══ DATA FOR THIS EXERCISE ══

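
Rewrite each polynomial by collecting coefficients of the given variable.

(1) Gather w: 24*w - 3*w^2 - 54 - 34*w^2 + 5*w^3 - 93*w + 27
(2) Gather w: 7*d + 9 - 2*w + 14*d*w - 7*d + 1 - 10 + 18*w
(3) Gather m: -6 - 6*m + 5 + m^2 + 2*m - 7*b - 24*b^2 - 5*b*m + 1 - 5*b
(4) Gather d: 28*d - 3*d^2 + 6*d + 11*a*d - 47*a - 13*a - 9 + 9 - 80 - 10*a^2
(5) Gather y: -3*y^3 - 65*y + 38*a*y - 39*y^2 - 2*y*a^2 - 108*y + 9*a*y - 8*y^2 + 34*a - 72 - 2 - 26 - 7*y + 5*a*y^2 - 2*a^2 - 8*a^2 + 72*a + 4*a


(1) = 5*w^3 - 37*w^2 - 69*w - 27
(2) = w*(14*d + 16)
(3) = -24*b^2 - 12*b + m^2 + m*(-5*b - 4)
(4) = -10*a^2 - 60*a - 3*d^2 + d*(11*a + 34) - 80
(5) = -10*a^2 + 110*a - 3*y^3 + y^2*(5*a - 47) + y*(-2*a^2 + 47*a - 180) - 100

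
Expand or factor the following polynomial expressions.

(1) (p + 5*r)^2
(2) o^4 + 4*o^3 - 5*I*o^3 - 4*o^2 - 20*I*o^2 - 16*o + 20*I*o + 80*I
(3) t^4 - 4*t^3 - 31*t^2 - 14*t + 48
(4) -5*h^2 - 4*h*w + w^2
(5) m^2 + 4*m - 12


(1) = p^2 + 10*p*r + 25*r^2
(2) = (o - 2)*(o + 2)*(o + 4)*(o - 5*I)
(3) = (t - 8)*(t - 1)*(t + 2)*(t + 3)
(4) = (-5*h + w)*(h + w)
(5) = (m - 2)*(m + 6)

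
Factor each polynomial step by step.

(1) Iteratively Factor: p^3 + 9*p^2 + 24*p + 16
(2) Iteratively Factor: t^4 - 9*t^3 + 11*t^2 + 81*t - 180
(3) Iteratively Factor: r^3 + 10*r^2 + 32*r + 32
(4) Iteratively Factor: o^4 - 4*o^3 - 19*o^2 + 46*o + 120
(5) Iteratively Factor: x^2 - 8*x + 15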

═══

* _WORK ORDER_
Using the data above, reproduce exactly the lines from the line that contains "(1) Gather w: 24*w" through the line that contains "(4) -5*h^2 - 4*h*w + w^2", including both.

* _RESPONSE AREA_
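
(1) Gather w: 24*w - 3*w^2 - 54 - 34*w^2 + 5*w^3 - 93*w + 27
(2) Gather w: 7*d + 9 - 2*w + 14*d*w - 7*d + 1 - 10 + 18*w
(3) Gather m: -6 - 6*m + 5 + m^2 + 2*m - 7*b - 24*b^2 - 5*b*m + 1 - 5*b
(4) Gather d: 28*d - 3*d^2 + 6*d + 11*a*d - 47*a - 13*a - 9 + 9 - 80 - 10*a^2
(5) Gather y: -3*y^3 - 65*y + 38*a*y - 39*y^2 - 2*y*a^2 - 108*y + 9*a*y - 8*y^2 + 34*a - 72 - 2 - 26 - 7*y + 5*a*y^2 - 2*a^2 - 8*a^2 + 72*a + 4*a


(1) = 5*w^3 - 37*w^2 - 69*w - 27
(2) = w*(14*d + 16)
(3) = -24*b^2 - 12*b + m^2 + m*(-5*b - 4)
(4) = -10*a^2 - 60*a - 3*d^2 + d*(11*a + 34) - 80
(5) = -10*a^2 + 110*a - 3*y^3 + y^2*(5*a - 47) + y*(-2*a^2 + 47*a - 180) - 100

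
Expand or factor the following polynomial expressions.

(1) (p + 5*r)^2
(2) o^4 + 4*o^3 - 5*I*o^3 - 4*o^2 - 20*I*o^2 - 16*o + 20*I*o + 80*I
(3) t^4 - 4*t^3 - 31*t^2 - 14*t + 48
(4) -5*h^2 - 4*h*w + w^2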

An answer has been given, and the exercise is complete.